• **TRY IT**: Locate the line containing "How many people" in the data below. Reproduce it and every following line up to the end, exactly as given.

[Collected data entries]
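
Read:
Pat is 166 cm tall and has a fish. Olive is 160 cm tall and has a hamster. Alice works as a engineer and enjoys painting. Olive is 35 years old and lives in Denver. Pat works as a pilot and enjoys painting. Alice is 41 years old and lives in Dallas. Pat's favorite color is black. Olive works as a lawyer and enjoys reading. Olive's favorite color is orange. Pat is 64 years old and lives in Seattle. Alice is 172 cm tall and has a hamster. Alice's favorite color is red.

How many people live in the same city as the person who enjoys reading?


Person with hobby reading is Olive, city Denver. Count = 1

1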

• **EXPECTED ANSWER**:
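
How many people live in the same city as the person who enjoys reading?


Person with hobby reading is Olive, city Denver. Count = 1

1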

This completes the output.